> _PROBLEM TO WORK ON_:
Below you will find a set of lines. Repeat them all exactly.
EXERCISE INPUT: Begin
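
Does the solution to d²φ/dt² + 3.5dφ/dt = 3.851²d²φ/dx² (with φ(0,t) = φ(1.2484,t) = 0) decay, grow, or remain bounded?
φ → 0. Damping (γ=3.5) dissipates energy; oscillations decay exponentially.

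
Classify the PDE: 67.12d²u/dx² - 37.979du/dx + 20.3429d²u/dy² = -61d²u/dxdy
Rewriting in standard form: 67.12d²u/dx² + 61d²u/dxdy + 20.3429d²u/dy² - 37.979du/dx = 0. A = 67.12, B = 61, C = 20.3429. Discriminant B² - 4AC = -1740.661792. Since -1740.661792 < 0, elliptic.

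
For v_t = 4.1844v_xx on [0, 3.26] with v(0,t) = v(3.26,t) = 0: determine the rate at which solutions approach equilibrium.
Eigenvalues: λₙ = 4.1844n²π²/3.26².
First three modes:
  n=1: λ₁ = 4.1844π²/3.26² ≈ 3.886
  n=2: λ₂ = 16.7376π²/3.26² ≈ 15.544 (4× faster decay)
  n=3: λ₃ = 37.6596π²/3.26² ≈ 34.974 (9× faster decay)
As t → ∞, higher modes decay exponentially faster. The n=1 mode dominates: v ~ c₁ sin(πx/3.26) e^{-λ₁t}.
Decay rate: λ₁ = 4.1844π²/3.26² ≈ 3.886.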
EXERCISE INPUT: End
> _ANSWER FOR THE TASK_:
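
Does the solution to d²φ/dt² + 3.5dφ/dt = 3.851²d²φ/dx² (with φ(0,t) = φ(1.2484,t) = 0) decay, grow, or remain bounded?
φ → 0. Damping (γ=3.5) dissipates energy; oscillations decay exponentially.

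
Classify the PDE: 67.12d²u/dx² - 37.979du/dx + 20.3429d²u/dy² = -61d²u/dxdy
Rewriting in standard form: 67.12d²u/dx² + 61d²u/dxdy + 20.3429d²u/dy² - 37.979du/dx = 0. A = 67.12, B = 61, C = 20.3429. Discriminant B² - 4AC = -1740.661792. Since -1740.661792 < 0, elliptic.

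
For v_t = 4.1844v_xx on [0, 3.26] with v(0,t) = v(3.26,t) = 0: determine the rate at which solutions approach equilibrium.
Eigenvalues: λₙ = 4.1844n²π²/3.26².
First three modes:
  n=1: λ₁ = 4.1844π²/3.26² ≈ 3.886
  n=2: λ₂ = 16.7376π²/3.26² ≈ 15.544 (4× faster decay)
  n=3: λ₃ = 37.6596π²/3.26² ≈ 34.974 (9× faster decay)
As t → ∞, higher modes decay exponentially faster. The n=1 mode dominates: v ~ c₁ sin(πx/3.26) e^{-λ₁t}.
Decay rate: λ₁ = 4.1844π²/3.26² ≈ 3.886.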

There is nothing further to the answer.